Exercise description:
Retype every entry precisely and keep each line whole.
=== Data excerpts ===
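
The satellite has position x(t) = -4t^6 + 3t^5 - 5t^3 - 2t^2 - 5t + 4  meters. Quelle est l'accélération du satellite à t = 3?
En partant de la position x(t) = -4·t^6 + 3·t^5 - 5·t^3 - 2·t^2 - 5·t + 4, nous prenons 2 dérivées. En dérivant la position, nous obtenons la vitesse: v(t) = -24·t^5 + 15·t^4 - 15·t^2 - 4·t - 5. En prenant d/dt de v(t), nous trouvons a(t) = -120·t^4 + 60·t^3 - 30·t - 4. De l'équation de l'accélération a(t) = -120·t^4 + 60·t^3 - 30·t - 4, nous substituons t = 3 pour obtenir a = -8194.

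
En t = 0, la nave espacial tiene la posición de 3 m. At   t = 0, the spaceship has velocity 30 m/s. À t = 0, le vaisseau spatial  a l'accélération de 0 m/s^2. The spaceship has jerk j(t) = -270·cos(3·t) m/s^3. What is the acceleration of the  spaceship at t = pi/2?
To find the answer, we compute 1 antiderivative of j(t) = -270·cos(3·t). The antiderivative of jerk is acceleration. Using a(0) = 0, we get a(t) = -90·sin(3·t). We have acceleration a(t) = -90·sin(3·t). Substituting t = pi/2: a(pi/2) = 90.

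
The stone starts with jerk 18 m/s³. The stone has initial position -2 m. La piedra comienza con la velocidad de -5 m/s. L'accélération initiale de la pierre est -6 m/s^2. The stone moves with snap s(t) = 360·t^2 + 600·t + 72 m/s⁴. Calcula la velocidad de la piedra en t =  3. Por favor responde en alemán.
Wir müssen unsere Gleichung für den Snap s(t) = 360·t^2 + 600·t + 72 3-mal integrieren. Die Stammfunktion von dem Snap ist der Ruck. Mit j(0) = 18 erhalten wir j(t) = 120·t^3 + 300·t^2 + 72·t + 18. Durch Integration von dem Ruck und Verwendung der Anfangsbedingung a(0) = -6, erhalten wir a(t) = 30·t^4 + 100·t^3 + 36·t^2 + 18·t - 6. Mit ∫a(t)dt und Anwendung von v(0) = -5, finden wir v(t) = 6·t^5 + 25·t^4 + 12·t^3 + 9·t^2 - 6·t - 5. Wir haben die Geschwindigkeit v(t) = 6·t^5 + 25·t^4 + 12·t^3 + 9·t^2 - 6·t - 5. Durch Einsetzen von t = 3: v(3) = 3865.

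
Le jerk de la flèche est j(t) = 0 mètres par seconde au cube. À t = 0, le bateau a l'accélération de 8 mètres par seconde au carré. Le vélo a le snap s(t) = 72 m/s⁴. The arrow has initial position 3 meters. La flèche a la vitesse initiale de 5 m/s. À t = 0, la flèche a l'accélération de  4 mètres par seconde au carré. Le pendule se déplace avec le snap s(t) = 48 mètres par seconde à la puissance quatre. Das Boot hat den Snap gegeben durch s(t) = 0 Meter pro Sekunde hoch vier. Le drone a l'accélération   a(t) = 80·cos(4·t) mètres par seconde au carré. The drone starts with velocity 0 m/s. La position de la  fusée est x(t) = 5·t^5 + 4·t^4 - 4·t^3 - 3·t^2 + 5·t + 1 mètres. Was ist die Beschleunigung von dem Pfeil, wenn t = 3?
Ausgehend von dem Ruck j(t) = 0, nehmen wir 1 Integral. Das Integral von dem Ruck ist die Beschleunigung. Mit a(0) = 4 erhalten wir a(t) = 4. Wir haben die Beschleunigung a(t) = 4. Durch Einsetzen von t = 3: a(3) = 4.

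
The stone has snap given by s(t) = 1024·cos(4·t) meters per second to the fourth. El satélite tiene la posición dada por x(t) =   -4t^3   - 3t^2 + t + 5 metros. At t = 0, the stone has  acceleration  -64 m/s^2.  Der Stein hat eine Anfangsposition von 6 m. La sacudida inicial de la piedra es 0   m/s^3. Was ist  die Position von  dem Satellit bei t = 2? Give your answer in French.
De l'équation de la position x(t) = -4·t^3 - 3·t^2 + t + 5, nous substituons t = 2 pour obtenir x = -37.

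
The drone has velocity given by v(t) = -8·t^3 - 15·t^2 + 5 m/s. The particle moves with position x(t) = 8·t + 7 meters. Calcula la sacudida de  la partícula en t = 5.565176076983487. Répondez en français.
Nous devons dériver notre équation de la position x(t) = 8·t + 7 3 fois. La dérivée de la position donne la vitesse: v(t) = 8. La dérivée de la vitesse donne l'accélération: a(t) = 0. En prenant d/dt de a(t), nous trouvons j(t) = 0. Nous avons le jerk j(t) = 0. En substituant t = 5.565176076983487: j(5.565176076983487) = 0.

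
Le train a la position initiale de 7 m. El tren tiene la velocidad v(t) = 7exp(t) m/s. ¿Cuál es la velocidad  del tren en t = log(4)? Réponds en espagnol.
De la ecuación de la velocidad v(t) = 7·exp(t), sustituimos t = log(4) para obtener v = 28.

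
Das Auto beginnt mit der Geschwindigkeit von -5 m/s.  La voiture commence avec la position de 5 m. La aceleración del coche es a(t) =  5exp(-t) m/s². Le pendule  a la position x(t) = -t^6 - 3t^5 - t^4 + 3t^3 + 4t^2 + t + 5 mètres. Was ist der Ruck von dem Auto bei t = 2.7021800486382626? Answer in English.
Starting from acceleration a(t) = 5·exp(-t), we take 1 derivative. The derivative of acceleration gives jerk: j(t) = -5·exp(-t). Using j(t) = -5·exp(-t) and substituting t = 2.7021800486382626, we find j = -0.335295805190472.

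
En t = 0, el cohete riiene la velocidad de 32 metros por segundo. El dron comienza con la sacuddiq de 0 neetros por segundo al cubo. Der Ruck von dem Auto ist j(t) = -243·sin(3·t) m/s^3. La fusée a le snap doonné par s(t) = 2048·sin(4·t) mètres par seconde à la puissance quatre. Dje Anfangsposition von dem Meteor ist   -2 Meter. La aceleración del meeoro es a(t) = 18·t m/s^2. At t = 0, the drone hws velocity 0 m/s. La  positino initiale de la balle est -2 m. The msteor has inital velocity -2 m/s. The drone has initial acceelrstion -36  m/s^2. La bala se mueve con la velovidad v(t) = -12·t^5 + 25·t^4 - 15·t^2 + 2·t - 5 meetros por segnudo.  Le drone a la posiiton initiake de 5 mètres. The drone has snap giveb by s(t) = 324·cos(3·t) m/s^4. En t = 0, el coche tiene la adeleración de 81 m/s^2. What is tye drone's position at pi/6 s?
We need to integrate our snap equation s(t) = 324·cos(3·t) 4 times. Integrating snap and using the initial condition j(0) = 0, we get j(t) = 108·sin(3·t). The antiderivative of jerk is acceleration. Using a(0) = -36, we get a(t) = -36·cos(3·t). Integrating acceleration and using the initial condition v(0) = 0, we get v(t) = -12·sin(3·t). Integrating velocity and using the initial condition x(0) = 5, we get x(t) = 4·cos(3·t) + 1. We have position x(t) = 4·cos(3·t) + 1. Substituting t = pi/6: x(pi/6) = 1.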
===
Solution below:
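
The satellite has position x(t) = -4t^6 + 3t^5 - 5t^3 - 2t^2 - 5t + 4  meters. Quelle est l'accélération du satellite à t = 3?
En partant de la position x(t) = -4·t^6 + 3·t^5 - 5·t^3 - 2·t^2 - 5·t + 4, nous prenons 2 dérivées. En dérivant la position, nous obtenons la vitesse: v(t) = -24·t^5 + 15·t^4 - 15·t^2 - 4·t - 5. En prenant d/dt de v(t), nous trouvons a(t) = -120·t^4 + 60·t^3 - 30·t - 4. De l'équation de l'accélération a(t) = -120·t^4 + 60·t^3 - 30·t - 4, nous substituons t = 3 pour obtenir a = -8194.

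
En t = 0, la nave espacial tiene la posición de 3 m. At   t = 0, the spaceship has velocity 30 m/s. À t = 0, le vaisseau spatial  a l'accélération de 0 m/s^2. The spaceship has jerk j(t) = -270·cos(3·t) m/s^3. What is the acceleration of the  spaceship at t = pi/2?
To find the answer, we compute 1 antiderivative of j(t) = -270·cos(3·t). The antiderivative of jerk is acceleration. Using a(0) = 0, we get a(t) = -90·sin(3·t). We have acceleration a(t) = -90·sin(3·t). Substituting t = pi/2: a(pi/2) = 90.

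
The stone starts with jerk 18 m/s³. The stone has initial position -2 m. La piedra comienza con la velocidad de -5 m/s. L'accélération initiale de la pierre est -6 m/s^2. The stone moves with snap s(t) = 360·t^2 + 600·t + 72 m/s⁴. Calcula la velocidad de la piedra en t =  3. Por favor responde en alemán.
Wir müssen unsere Gleichung für den Snap s(t) = 360·t^2 + 600·t + 72 3-mal integrieren. Die Stammfunktion von dem Snap ist der Ruck. Mit j(0) = 18 erhalten wir j(t) = 120·t^3 + 300·t^2 + 72·t + 18. Durch Integration von dem Ruck und Verwendung der Anfangsbedingung a(0) = -6, erhalten wir a(t) = 30·t^4 + 100·t^3 + 36·t^2 + 18·t - 6. Mit ∫a(t)dt und Anwendung von v(0) = -5, finden wir v(t) = 6·t^5 + 25·t^4 + 12·t^3 + 9·t^2 - 6·t - 5. Wir haben die Geschwindigkeit v(t) = 6·t^5 + 25·t^4 + 12·t^3 + 9·t^2 - 6·t - 5. Durch Einsetzen von t = 3: v(3) = 3865.

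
Le jerk de la flèche est j(t) = 0 mètres par seconde au cube. À t = 0, le bateau a l'accélération de 8 mètres par seconde au carré. Le vélo a le snap s(t) = 72 m/s⁴. The arrow has initial position 3 meters. La flèche a la vitesse initiale de 5 m/s. À t = 0, la flèche a l'accélération de  4 mètres par seconde au carré. Le pendule se déplace avec le snap s(t) = 48 mètres par seconde à la puissance quatre. Das Boot hat den Snap gegeben durch s(t) = 0 Meter pro Sekunde hoch vier. Le drone a l'accélération   a(t) = 80·cos(4·t) mètres par seconde au carré. The drone starts with velocity 0 m/s. La position de la  fusée est x(t) = 5·t^5 + 4·t^4 - 4·t^3 - 3·t^2 + 5·t + 1 mètres. Was ist die Beschleunigung von dem Pfeil, wenn t = 3?
Ausgehend von dem Ruck j(t) = 0, nehmen wir 1 Integral. Das Integral von dem Ruck ist die Beschleunigung. Mit a(0) = 4 erhalten wir a(t) = 4. Wir haben die Beschleunigung a(t) = 4. Durch Einsetzen von t = 3: a(3) = 4.

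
The stone has snap given by s(t) = 1024·cos(4·t) meters per second to the fourth. El satélite tiene la posición dada por x(t) =   -4t^3   - 3t^2 + t + 5 metros. At t = 0, the stone has  acceleration  -64 m/s^2.  Der Stein hat eine Anfangsposition von 6 m. La sacudida inicial de la piedra es 0   m/s^3. Was ist  die Position von  dem Satellit bei t = 2? Give your answer in French.
De l'équation de la position x(t) = -4·t^3 - 3·t^2 + t + 5, nous substituons t = 2 pour obtenir x = -37.

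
The drone has velocity given by v(t) = -8·t^3 - 15·t^2 + 5 m/s. The particle moves with position x(t) = 8·t + 7 meters. Calcula la sacudida de  la partícula en t = 5.565176076983487. Répondez en français.
Nous devons dériver notre équation de la position x(t) = 8·t + 7 3 fois. La dérivée de la position donne la vitesse: v(t) = 8. La dérivée de la vitesse donne l'accélération: a(t) = 0. En prenant d/dt de a(t), nous trouvons j(t) = 0. Nous avons le jerk j(t) = 0. En substituant t = 5.565176076983487: j(5.565176076983487) = 0.

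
Le train a la position initiale de 7 m. El tren tiene la velocidad v(t) = 7exp(t) m/s. ¿Cuál es la velocidad  del tren en t = log(4)? Réponds en espagnol.
De la ecuación de la velocidad v(t) = 7·exp(t), sustituimos t = log(4) para obtener v = 28.

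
Das Auto beginnt mit der Geschwindigkeit von -5 m/s.  La voiture commence avec la position de 5 m. La aceleración del coche es a(t) =  5exp(-t) m/s². Le pendule  a la position x(t) = -t^6 - 3t^5 - t^4 + 3t^3 + 4t^2 + t + 5 mètres. Was ist der Ruck von dem Auto bei t = 2.7021800486382626? Answer in English.
Starting from acceleration a(t) = 5·exp(-t), we take 1 derivative. The derivative of acceleration gives jerk: j(t) = -5·exp(-t). Using j(t) = -5·exp(-t) and substituting t = 2.7021800486382626, we find j = -0.335295805190472.

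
En t = 0, el cohete riiene la velocidad de 32 metros por segundo. El dron comienza con la sacuddiq de 0 neetros por segundo al cubo. Der Ruck von dem Auto ist j(t) = -243·sin(3·t) m/s^3. La fusée a le snap doonné par s(t) = 2048·sin(4·t) mètres par seconde à la puissance quatre. Dje Anfangsposition von dem Meteor ist   -2 Meter. La aceleración del meeoro es a(t) = 18·t m/s^2. At t = 0, the drone hws velocity 0 m/s. La  positino initiale de la balle est -2 m. The msteor has inital velocity -2 m/s. The drone has initial acceelrstion -36  m/s^2. La bala se mueve con la velovidad v(t) = -12·t^5 + 25·t^4 - 15·t^2 + 2·t - 5 meetros por segnudo.  Le drone a la posiiton initiake de 5 mètres. The drone has snap giveb by s(t) = 324·cos(3·t) m/s^4. En t = 0, el coche tiene la adeleración de 81 m/s^2. What is tye drone's position at pi/6 s?
We need to integrate our snap equation s(t) = 324·cos(3·t) 4 times. Integrating snap and using the initial condition j(0) = 0, we get j(t) = 108·sin(3·t). The antiderivative of jerk is acceleration. Using a(0) = -36, we get a(t) = -36·cos(3·t). Integrating acceleration and using the initial condition v(0) = 0, we get v(t) = -12·sin(3·t). Integrating velocity and using the initial condition x(0) = 5, we get x(t) = 4·cos(3·t) + 1. We have position x(t) = 4·cos(3·t) + 1. Substituting t = pi/6: x(pi/6) = 1.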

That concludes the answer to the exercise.